In the records below, the lines from the one with "Let n = 2 · 11 · 47 · 83**3. Compute ϕ(n)." through the last are to be printed exactly, and nothing else.
---*---
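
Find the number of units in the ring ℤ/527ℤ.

480

First factor: 527 = 17 × 31.
φ(17) = 17 − 1 = 16.
φ(31) = 31 − 1 = 30.
Since φ is multiplicative, φ(527) = 16 · 30 = 480.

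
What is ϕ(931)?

First factor: 931 = 7^2 · 19.
φ(7^2) = 7^1·(7−1) = 7·6 = 42.
φ(19) = 19 − 1 = 18.
φ(931) = 42 × 18 = 756.

756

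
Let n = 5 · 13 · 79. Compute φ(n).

3744

φ(5135) = 5135 · (1 − 1/5) · (1 − 1/13) · (1 − 1/79)
       = 5135 · 3744/5135 = 3744.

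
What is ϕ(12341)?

10080

Prime factorization: 12341 = 7 * 41 * 43.
φ(12341) = 12341 · (1 − 1/7) · (1 − 1/41) · (1 − 1/43)
       = 12341 · 10080/12341 = 10080.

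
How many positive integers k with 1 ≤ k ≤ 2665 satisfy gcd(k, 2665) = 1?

2665 = 5 · 13 · 41.
φ(5) = 5 − 1 = 4.
φ(13) = 13 − 1 = 12.
φ(41) = 41 − 1 = 40.
Multiply: 4 · 12 · 40 = 1920.

1920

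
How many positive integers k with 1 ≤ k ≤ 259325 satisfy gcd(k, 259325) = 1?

176000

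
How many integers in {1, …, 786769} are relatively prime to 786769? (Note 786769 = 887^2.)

785882

φ(887^2) = 887^2 − 887^1 = 786769 − 887 = 785882.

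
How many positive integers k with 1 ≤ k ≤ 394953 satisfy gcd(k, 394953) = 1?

Prime factorization: 394953 = 3 · 13^2 · 19 · 41.
φ(3) = 3 − 1 = 2.
φ(13^2) = 13^2 − 13^1 = 169 − 13 = 156.
φ(19) = 19 − 1 = 18.
φ(41) = 41 − 1 = 40.
Since φ is multiplicative, φ(394953) = 2 · 156 · 18 · 40 = 224640.

224640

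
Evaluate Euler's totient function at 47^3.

101614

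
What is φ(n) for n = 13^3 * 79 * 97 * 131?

φ(13^3) = 13^2·(13−1) = 169·12 = 2028.
φ(79) = 79 − 1 = 78.
φ(97) = 97 − 1 = 96.
φ(131) = 131 − 1 = 130.
φ(2205465041) = 2028 × 78 × 96 × 130 = 1974136320.

1974136320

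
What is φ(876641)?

762048

Factor 876641: 876641 = 19 × 29 × 37 × 43.
φ(19) = 19 − 1 = 18.
φ(29) = 29 − 1 = 28.
φ(37) = 37 − 1 = 36.
φ(43) = 43 − 1 = 42.
Since φ is multiplicative, φ(876641) = 18 · 28 · 36 · 42 = 762048.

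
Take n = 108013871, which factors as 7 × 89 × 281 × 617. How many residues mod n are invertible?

φ(108013871) = 108013871 · (1 − 1/7) · (1 − 1/89) · (1 − 1/281) · (1 − 1/617)
       = 108013871 · 91069440/108013871 = 91069440.

91069440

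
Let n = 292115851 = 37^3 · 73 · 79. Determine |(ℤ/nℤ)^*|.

276778944

φ(37^3) = 37^3 − 37^2 = 50653 − 1369 = 49284.
φ(73) = 73 − 1 = 72.
φ(79) = 79 − 1 = 78.
Since φ is multiplicative, φ(292115851) = 49284 · 72 · 78 = 276778944.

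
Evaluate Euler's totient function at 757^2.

φ(757^2) = 757^1·(757−1) = 757·756 = 572292.

572292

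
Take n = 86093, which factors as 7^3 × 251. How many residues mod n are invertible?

φ(86093) = 86093 · (1 − 1/7) · (1 − 1/251)
       = 86093 · 1500/1757 = 73500.

73500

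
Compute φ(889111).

776160

First factor: 889111 = 23 · 29 · 31 · 43.
φ(889111) = 889111 · (1 − 1/23) · (1 − 1/29) · (1 − 1/31) · (1 − 1/43)
       = 889111 · 776160/889111 = 776160.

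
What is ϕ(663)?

663 = 3 · 13 · 17.
φ(3) = 3 − 1 = 2.
φ(13) = 13 − 1 = 12.
φ(17) = 17 − 1 = 16.
φ(663) = 2 × 12 × 16 = 384.

384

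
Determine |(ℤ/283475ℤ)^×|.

283475 = 5^2 × 17 × 23 × 29.
φ(5^2) = 5^2 − 5^1 = 25 − 5 = 20.
φ(17) = 17 − 1 = 16.
φ(23) = 23 − 1 = 22.
φ(29) = 29 − 1 = 28.
Since φ is multiplicative, φ(283475) = 20 · 16 · 22 · 28 = 197120.

197120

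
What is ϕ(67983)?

40320

Prime factorization: 67983 = 3 · 17 · 31 · 43.
φ(67983) = 67983 · (1 − 1/3) · (1 − 1/17) · (1 − 1/31) · (1 − 1/43)
       = 67983 · 40320/67983 = 40320.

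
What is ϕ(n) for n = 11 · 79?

φ(869) = 869 · (1 − 1/11) · (1 − 1/79)
       = 869 · 780/869 = 780.

780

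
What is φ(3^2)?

6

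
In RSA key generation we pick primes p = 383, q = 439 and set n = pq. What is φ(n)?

167316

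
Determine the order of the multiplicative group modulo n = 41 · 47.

φ(41) = 41 − 1 = 40.
φ(47) = 47 − 1 = 46.
Since φ is multiplicative, φ(1927) = 40 · 46 = 1840.

1840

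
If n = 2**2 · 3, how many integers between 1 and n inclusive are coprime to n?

4

φ(12) = 12 · (1 − 1/2) · (1 − 1/3)
       = 12 · 2/6 = 4.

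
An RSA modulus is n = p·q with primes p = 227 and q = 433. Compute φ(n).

φ(n) = (p − 1)(q − 1) = (227−1)(433−1) = 226·432 = 97632.

97632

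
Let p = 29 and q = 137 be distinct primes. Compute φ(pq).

3808

φ(3973) = 3973 · (1 − 1/29) · (1 − 1/137)
       = 3973 · 3808/3973 = 3808.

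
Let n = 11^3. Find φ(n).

1210

φ(1331) = 1331 · (1 − 1/11)
       = 1331 · 10/11 = 1210.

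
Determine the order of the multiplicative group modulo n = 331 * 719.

φ(331) = 331 − 1 = 330.
φ(719) = 719 − 1 = 718.
φ(237989) = 330 × 718 = 236940.

236940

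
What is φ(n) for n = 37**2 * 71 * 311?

φ(37^2) = 37^2 − 37^1 = 1369 − 37 = 1332.
φ(71) = 71 − 1 = 70.
φ(311) = 311 − 1 = 310.
Since φ is multiplicative, φ(30228889) = 1332 · 70 · 310 = 28904400.

28904400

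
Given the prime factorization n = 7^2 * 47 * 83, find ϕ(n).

φ(191149) = 191149 · (1 − 1/7) · (1 − 1/47) · (1 − 1/83)
       = 191149 · 22632/27307 = 158424.

158424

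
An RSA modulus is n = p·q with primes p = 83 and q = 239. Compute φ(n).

φ(83) = 83 − 1 = 82.
φ(239) = 239 − 1 = 238.
φ(19837) = 82 × 238 = 19516.

19516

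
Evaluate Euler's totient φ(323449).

Prime factorization: 323449 = 7**3 · 23 · 41.
φ(7^3) = 7^2·(7−1) = 49·6 = 294.
φ(23) = 23 − 1 = 22.
φ(41) = 41 − 1 = 40.
Multiply: 294 · 22 · 40 = 258720.

258720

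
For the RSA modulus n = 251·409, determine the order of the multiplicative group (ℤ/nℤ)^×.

102000

φ(102659) = 102659 · (1 − 1/251) · (1 − 1/409)
       = 102659 · 102000/102659 = 102000.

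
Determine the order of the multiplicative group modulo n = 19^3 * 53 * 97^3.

305209292544

φ(19^3) = 19^2·(19−1) = 361·18 = 6498.
φ(53) = 53 − 1 = 52.
φ(97^3) = 97^3 − 97^2 = 912673 − 9409 = 903264.
Multiply: 6498 · 52 · 903264 = 305209292544.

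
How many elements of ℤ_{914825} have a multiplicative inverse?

Factor 914825: 914825 = 5**2 * 23 * 37 * 43.
φ(5^2) = 5^2 − 5^1 = 25 − 5 = 20.
φ(23) = 23 − 1 = 22.
φ(37) = 37 − 1 = 36.
φ(43) = 43 − 1 = 42.
Multiply: 20 · 22 · 36 · 42 = 665280.

665280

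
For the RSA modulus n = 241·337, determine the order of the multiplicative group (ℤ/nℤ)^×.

80640

φ(81217) = 81217 · (1 − 1/241) · (1 − 1/337)
       = 81217 · 80640/81217 = 80640.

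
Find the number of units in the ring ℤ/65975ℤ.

Factor 65975: 65975 = 5^2 · 7 · 13 · 29.
φ(65975) = 65975 · (1 − 1/5) · (1 − 1/7) · (1 − 1/13) · (1 − 1/29)
       = 65975 · 8064/13195 = 40320.

40320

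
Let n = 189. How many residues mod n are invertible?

108

Prime factorization: 189 = 3^3 · 7.
φ(189) = 189 · (1 − 1/3) · (1 − 1/7)
       = 189 · 12/21 = 108.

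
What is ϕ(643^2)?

412806

φ(413449) = 413449 · (1 − 1/643)
       = 413449 · 642/643 = 412806.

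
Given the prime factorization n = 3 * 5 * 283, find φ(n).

φ(3) = 3 − 1 = 2.
φ(5) = 5 − 1 = 4.
φ(283) = 283 − 1 = 282.
Since φ is multiplicative, φ(4245) = 2 · 4 · 282 = 2256.

2256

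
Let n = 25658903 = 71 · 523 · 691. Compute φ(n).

φ(71) = 71 − 1 = 70.
φ(523) = 523 − 1 = 522.
φ(691) = 691 − 1 = 690.
Multiply: 70 · 522 · 690 = 25212600.

25212600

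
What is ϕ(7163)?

First factor: 7163 = 13 * 19 * 29.
φ(7163) = 7163 · (1 − 1/13) · (1 − 1/19) · (1 − 1/29)
       = 7163 · 6048/7163 = 6048.

6048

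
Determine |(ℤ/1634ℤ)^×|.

Factor 1634: 1634 = 2 · 19 · 43.
φ(2) = 2 − 1 = 1.
φ(19) = 19 − 1 = 18.
φ(43) = 43 − 1 = 42.
Multiply: 1 · 18 · 42 = 756.

756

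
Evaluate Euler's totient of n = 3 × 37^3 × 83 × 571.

φ(7201792887) = 7201792887 · (1 − 1/3) · (1 − 1/37) · (1 − 1/83) · (1 − 1/571)
       = 7201792887 · 3365280/5260623 = 4607068320.

4607068320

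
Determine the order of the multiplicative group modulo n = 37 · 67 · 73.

171072

φ(37) = 37 − 1 = 36.
φ(67) = 67 − 1 = 66.
φ(73) = 73 − 1 = 72.
Multiply: 36 · 66 · 72 = 171072.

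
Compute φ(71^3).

352870

φ(357911) = 357911 · (1 − 1/71)
       = 357911 · 70/71 = 352870.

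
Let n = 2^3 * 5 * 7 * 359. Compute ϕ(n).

34368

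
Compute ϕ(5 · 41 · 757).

φ(5) = 5 − 1 = 4.
φ(41) = 41 − 1 = 40.
φ(757) = 757 − 1 = 756.
φ(155185) = 4 × 40 × 756 = 120960.

120960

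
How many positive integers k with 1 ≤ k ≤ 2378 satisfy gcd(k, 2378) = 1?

Prime factorization: 2378 = 2 * 29 * 41.
φ(2) = 2 − 1 = 1.
φ(29) = 29 − 1 = 28.
φ(41) = 41 − 1 = 40.
φ(2378) = 1 × 28 × 40 = 1120.

1120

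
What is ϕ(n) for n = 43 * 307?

12852

φ(13201) = 13201 · (1 − 1/43) · (1 − 1/307)
       = 13201 · 12852/13201 = 12852.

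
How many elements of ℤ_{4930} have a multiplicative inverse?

4930 = 2 × 5 × 17 × 29.
φ(4930) = 4930 · (1 − 1/2) · (1 − 1/5) · (1 − 1/17) · (1 − 1/29)
       = 4930 · 1792/4930 = 1792.

1792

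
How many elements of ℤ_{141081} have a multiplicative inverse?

First factor: 141081 = 3 · 31 · 37 · 41.
φ(3) = 3 − 1 = 2.
φ(31) = 31 − 1 = 30.
φ(37) = 37 − 1 = 36.
φ(41) = 41 − 1 = 40.
Since φ is multiplicative, φ(141081) = 2 · 30 · 36 · 40 = 86400.

86400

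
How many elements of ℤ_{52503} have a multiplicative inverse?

30240

First factor: 52503 = 3 * 11 * 37 * 43.
φ(52503) = 52503 · (1 − 1/3) · (1 − 1/11) · (1 − 1/37) · (1 − 1/43)
       = 52503 · 30240/52503 = 30240.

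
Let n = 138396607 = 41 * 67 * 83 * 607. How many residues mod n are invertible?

φ(138396607) = 138396607 · (1 − 1/41) · (1 − 1/67) · (1 − 1/83) · (1 − 1/607)
       = 138396607 · 131186880/138396607 = 131186880.

131186880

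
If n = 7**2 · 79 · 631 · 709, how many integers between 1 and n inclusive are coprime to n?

φ(1731804109) = 1731804109 · (1 − 1/7) · (1 − 1/79) · (1 − 1/631) · (1 − 1/709)
       = 1731804109 · 208746720/247400587 = 1461227040.

1461227040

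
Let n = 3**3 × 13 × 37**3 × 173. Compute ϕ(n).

1830999168

φ(3^3) = 3^3 − 3^2 = 27 − 9 = 18.
φ(13) = 13 − 1 = 12.
φ(37^3) = 37^3 − 37^2 = 50653 − 1369 = 49284.
φ(173) = 173 − 1 = 172.
φ(3075802119) = 18 × 12 × 49284 × 172 = 1830999168.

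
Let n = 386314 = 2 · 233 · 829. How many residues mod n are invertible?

192096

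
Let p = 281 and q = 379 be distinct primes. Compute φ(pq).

φ(281) = 281 − 1 = 280.
φ(379) = 379 − 1 = 378.
φ(106499) = 280 × 378 = 105840.

105840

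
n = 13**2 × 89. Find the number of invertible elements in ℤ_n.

φ(15041) = 15041 · (1 − 1/13) · (1 − 1/89)
       = 15041 · 1056/1157 = 13728.

13728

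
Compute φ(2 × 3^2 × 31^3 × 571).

φ(306191898) = 306191898 · (1 − 1/2) · (1 − 1/3) · (1 − 1/31) · (1 − 1/571)
       = 306191898 · 34200/106206 = 98598600.

98598600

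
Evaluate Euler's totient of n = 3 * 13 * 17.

φ(663) = 663 · (1 − 1/3) · (1 − 1/13) · (1 − 1/17)
       = 663 · 384/663 = 384.

384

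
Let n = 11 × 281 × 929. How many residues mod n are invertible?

2598400

φ(11) = 11 − 1 = 10.
φ(281) = 281 − 1 = 280.
φ(929) = 929 − 1 = 928.
φ(2871539) = 10 × 280 × 928 = 2598400.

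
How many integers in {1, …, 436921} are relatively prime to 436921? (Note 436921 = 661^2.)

436260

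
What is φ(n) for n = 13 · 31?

360

φ(13) = 13 − 1 = 12.
φ(31) = 31 − 1 = 30.
Since φ is multiplicative, φ(403) = 12 · 30 = 360.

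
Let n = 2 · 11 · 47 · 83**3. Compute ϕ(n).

259853080

φ(591227758) = 591227758 · (1 − 1/2) · (1 − 1/11) · (1 − 1/47) · (1 − 1/83)
       = 591227758 · 37720/85822 = 259853080.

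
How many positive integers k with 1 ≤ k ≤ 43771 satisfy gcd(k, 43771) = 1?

First factor: 43771 = 7 · 13**2 · 37.
φ(43771) = 43771 · (1 − 1/7) · (1 − 1/13) · (1 − 1/37)
       = 43771 · 2592/3367 = 33696.

33696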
---*---
(WORKED SOLUTION):
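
Let n = 2 · 11 · 47 · 83**3. Compute ϕ(n).

259853080

φ(591227758) = 591227758 · (1 − 1/2) · (1 − 1/11) · (1 − 1/47) · (1 − 1/83)
       = 591227758 · 37720/85822 = 259853080.

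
How many positive integers k with 1 ≤ k ≤ 43771 satisfy gcd(k, 43771) = 1?

First factor: 43771 = 7 · 13**2 · 37.
φ(43771) = 43771 · (1 − 1/7) · (1 − 1/13) · (1 − 1/37)
       = 43771 · 2592/3367 = 33696.

33696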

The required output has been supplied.